# REQUIRED WORK
Locate every line in the records below that holds the word "listed" and return each one.
------ SOURCE MATERIAL
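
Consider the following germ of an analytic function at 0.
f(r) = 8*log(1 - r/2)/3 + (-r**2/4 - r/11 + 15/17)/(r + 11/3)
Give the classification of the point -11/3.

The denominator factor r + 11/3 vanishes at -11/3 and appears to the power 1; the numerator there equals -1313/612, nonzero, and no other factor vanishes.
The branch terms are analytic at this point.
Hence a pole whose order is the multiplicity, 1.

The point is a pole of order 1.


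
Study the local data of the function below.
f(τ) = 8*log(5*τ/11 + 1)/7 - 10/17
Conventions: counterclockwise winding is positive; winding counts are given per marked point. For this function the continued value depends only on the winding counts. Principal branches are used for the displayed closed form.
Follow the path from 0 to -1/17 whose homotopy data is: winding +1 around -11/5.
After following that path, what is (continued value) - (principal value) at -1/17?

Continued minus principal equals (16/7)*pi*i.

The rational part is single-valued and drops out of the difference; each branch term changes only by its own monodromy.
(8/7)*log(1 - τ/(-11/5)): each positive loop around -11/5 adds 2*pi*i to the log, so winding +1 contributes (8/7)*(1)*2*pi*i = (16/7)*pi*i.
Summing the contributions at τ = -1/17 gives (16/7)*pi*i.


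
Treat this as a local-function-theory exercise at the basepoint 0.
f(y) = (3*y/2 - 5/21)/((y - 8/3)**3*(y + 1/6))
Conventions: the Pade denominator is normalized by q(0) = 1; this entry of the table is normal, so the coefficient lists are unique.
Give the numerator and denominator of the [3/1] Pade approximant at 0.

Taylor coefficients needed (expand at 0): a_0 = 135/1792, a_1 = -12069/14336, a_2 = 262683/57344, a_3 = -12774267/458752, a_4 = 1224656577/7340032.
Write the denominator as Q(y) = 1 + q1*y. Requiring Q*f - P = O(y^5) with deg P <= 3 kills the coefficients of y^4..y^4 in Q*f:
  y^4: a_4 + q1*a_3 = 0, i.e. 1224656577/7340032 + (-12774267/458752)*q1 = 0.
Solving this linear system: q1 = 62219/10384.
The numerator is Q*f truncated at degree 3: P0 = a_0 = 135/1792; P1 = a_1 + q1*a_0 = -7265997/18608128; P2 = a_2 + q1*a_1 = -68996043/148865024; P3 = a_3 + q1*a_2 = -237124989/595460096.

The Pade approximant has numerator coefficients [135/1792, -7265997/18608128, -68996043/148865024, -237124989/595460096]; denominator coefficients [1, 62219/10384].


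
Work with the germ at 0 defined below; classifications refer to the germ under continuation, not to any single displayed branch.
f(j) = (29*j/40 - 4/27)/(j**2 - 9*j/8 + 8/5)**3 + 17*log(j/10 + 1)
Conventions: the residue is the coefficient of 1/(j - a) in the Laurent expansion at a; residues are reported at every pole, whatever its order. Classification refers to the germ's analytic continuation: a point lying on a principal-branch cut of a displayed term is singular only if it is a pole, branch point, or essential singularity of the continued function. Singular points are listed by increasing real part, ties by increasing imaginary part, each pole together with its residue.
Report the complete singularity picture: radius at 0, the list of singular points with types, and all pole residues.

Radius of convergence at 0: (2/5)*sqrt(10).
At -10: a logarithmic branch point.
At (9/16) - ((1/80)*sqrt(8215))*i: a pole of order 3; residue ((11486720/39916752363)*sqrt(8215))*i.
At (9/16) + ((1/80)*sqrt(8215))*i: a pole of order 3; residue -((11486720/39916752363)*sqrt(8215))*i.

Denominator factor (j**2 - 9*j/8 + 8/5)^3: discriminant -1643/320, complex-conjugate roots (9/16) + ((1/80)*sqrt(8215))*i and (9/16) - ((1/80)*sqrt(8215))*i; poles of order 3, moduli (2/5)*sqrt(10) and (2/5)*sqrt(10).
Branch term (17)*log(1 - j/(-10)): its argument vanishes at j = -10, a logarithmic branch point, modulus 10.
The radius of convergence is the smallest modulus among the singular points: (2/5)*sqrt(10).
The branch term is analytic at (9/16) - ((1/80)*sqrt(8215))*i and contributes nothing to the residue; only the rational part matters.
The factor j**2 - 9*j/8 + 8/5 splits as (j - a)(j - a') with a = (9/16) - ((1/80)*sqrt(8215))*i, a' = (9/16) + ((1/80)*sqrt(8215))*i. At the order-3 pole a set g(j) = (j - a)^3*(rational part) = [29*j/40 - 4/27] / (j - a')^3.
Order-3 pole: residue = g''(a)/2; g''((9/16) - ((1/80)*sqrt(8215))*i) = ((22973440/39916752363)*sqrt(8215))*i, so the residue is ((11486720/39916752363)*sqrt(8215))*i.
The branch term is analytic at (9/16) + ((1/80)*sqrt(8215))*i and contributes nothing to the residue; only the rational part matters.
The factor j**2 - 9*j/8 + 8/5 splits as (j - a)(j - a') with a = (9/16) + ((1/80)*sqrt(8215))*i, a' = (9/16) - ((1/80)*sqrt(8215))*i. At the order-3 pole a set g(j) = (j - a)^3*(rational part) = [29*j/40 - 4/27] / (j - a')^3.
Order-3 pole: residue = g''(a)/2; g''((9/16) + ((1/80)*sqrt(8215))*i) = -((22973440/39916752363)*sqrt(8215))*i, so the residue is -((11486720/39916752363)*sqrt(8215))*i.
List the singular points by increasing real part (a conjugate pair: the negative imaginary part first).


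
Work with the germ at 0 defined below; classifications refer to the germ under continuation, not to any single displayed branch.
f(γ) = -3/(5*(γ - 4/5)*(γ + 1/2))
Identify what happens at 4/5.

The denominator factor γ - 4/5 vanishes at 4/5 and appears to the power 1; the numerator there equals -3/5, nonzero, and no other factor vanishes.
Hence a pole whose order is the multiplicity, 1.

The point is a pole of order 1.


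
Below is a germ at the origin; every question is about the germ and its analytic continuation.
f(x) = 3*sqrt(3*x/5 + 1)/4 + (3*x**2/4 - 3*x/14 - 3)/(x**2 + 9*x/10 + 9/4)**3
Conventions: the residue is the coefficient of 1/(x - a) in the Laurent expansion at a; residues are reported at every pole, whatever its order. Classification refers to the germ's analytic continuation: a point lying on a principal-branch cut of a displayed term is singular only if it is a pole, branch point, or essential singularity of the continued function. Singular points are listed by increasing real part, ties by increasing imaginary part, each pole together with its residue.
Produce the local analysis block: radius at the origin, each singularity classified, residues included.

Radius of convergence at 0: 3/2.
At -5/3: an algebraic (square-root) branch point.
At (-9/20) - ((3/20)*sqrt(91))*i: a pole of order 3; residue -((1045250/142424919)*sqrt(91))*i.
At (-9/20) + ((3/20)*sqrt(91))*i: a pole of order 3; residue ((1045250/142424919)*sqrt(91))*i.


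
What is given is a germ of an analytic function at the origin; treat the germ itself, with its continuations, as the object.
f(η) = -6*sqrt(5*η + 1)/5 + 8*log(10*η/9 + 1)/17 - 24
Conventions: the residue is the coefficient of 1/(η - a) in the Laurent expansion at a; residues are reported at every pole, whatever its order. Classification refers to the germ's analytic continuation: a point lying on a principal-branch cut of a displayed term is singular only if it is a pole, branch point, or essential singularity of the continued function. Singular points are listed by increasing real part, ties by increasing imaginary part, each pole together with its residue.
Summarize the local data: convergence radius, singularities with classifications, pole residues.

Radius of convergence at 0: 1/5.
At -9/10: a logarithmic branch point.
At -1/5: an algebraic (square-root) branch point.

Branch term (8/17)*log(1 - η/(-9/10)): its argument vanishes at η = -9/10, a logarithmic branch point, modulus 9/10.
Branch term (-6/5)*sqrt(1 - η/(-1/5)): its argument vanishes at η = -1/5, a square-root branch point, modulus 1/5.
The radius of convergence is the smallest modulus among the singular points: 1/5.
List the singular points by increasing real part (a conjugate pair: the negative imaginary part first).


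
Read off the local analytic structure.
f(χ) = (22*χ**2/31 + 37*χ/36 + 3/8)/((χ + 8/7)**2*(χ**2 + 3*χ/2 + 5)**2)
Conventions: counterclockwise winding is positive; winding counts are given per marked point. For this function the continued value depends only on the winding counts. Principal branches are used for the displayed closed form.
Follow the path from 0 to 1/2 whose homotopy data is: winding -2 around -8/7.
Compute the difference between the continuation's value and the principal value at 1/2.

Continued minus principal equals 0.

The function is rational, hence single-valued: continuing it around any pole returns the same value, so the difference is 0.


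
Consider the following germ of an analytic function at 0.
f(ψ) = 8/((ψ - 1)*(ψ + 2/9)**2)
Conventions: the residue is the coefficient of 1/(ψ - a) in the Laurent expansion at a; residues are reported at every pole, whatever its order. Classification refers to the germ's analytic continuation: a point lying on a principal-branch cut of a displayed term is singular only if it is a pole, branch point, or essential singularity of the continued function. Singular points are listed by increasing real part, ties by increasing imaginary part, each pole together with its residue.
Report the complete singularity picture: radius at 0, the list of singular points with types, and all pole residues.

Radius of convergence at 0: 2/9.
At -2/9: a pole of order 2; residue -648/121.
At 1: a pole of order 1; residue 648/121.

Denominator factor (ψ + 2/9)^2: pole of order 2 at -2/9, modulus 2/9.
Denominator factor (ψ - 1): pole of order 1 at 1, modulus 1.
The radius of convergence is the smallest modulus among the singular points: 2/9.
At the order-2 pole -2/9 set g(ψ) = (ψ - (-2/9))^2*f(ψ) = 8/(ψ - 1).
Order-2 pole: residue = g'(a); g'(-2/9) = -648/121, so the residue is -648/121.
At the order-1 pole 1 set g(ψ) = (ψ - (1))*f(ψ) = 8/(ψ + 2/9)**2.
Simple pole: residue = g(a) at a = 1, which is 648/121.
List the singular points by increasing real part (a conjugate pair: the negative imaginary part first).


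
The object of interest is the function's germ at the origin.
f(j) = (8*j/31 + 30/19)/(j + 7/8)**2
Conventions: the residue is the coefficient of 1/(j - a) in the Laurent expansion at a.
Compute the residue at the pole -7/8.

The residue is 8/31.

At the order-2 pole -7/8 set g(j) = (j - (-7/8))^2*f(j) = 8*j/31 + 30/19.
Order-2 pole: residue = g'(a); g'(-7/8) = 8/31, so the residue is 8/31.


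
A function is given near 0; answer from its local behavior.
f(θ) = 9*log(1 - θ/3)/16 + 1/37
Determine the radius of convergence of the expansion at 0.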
------------
# RESULT OF THIS EXERCISE
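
Conventions: the residue is the coefficient of 1/(j - a) in the Laurent expansion at a; residues are reported at every pole, whatever its order. Classification refers to the germ's analytic continuation: a point lying on a principal-branch cut of a displayed term is singular only if it is a pole, branch point, or essential singularity of the continued function. Singular points are listed by increasing real part, ties by increasing imaginary part, each pole together with its residue.
Conventions: the residue is the coefficient of 1/(x - a) in the Laurent expansion at a; residues are reported at every pole, whatever its order. Classification refers to the germ's analytic continuation: a point lying on a principal-branch cut of a displayed term is singular only if it is a pole, branch point, or essential singularity of the continued function. Singular points are listed by increasing real part, ties by increasing imaginary part, each pole together with its residue.
Conventions: the residue is the coefficient of 1/(η - a) in the Laurent expansion at a; residues are reported at every pole, whatever its order. Classification refers to the germ's analytic continuation: a point lying on a principal-branch cut of a displayed term is singular only if it is a pole, branch point, or essential singularity of the continued function. Singular points are listed by increasing real part, ties by increasing imaginary part, each pole together with its residue.
Conventions: the residue is the coefficient of 1/(ψ - a) in the Laurent expansion at a; residues are reported at every pole, whatever its order. Classification refers to the germ's analytic continuation: a point lying on a principal-branch cut of a displayed term is singular only if it is a pole, branch point, or essential singularity of the continued function. Singular points are listed by increasing real part, ties by increasing imaginary part, each pole together with its residue.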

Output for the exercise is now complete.